The expected answer comprises all lines from the entries that contain the string "What".

━━━━

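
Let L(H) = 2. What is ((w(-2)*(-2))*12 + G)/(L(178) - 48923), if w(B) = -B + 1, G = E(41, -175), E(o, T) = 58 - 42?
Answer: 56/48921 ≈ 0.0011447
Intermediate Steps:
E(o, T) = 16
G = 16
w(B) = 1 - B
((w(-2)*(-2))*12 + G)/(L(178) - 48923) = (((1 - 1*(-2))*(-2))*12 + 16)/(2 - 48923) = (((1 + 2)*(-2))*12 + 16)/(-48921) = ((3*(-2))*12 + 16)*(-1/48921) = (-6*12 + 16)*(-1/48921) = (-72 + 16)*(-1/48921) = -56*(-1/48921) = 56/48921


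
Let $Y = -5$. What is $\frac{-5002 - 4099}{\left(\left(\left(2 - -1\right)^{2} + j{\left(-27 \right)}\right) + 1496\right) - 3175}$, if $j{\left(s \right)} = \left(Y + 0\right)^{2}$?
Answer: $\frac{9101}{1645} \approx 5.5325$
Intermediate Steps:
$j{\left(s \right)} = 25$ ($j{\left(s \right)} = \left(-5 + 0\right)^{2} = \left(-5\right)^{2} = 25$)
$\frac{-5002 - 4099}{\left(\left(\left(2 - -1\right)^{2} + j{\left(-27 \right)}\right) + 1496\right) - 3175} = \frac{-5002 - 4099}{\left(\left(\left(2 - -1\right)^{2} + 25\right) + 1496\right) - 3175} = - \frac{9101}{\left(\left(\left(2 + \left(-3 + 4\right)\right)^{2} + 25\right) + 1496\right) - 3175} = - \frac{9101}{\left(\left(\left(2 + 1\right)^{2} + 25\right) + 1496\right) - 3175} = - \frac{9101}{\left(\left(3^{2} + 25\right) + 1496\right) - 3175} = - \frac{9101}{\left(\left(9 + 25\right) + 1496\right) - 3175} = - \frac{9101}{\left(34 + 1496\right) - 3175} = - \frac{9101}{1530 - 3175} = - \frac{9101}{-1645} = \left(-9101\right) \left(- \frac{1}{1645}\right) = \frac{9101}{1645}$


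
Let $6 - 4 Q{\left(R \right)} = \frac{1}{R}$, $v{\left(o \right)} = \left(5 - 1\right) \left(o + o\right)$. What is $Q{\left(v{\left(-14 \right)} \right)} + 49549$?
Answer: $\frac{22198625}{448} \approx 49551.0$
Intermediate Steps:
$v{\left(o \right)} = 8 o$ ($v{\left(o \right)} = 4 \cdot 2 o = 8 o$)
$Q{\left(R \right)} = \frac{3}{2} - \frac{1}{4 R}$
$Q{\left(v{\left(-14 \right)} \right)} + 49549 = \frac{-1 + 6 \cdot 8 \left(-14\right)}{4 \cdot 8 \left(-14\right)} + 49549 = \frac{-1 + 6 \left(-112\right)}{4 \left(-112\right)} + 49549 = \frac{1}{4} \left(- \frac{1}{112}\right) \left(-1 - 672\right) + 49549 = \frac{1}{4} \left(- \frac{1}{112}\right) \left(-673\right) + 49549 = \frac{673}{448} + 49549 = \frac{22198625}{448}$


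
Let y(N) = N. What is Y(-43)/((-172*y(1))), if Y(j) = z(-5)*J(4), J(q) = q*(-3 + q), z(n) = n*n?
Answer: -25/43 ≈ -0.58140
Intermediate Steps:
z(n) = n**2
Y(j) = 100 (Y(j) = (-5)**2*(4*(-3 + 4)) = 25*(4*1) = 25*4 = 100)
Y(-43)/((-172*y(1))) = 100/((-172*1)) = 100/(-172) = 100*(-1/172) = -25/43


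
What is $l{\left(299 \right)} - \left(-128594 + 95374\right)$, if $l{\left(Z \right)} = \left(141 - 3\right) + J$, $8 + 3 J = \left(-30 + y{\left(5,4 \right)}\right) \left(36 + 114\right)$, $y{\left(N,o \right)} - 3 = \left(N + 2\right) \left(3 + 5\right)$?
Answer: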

━━━━

_Answer area:_
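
Let L(H) = 2. What is ((w(-2)*(-2))*12 + G)/(L(178) - 48923), if w(B) = -B + 1, G = E(41, -175), E(o, T) = 58 - 42?
Let $Y = -5$. What is $\frac{-5002 - 4099}{\left(\left(\left(2 - -1\right)^{2} + j{\left(-27 \right)}\right) + 1496\right) - 3175}$, if $j{\left(s \right)} = \left(Y + 0\right)^{2}$?
Let $6 - 4 Q{\left(R \right)} = \frac{1}{R}$, $v{\left(o \right)} = \left(5 - 1\right) \left(o + o\right)$. What is $Q{\left(v{\left(-14 \right)} \right)} + 49549$?
Let y(N) = N. What is Y(-43)/((-172*y(1))), if Y(j) = z(-5)*J(4), J(q) = q*(-3 + q), z(n) = n*n?
What is $l{\left(299 \right)} - \left(-128594 + 95374\right)$, if $l{\left(Z \right)} = \left(141 - 3\right) + J$, $8 + 3 J = \left(-30 + y{\left(5,4 \right)}\right) \left(36 + 114\right)$, $y{\left(N,o \right)} - 3 = \left(N + 2\right) \left(3 + 5\right)$?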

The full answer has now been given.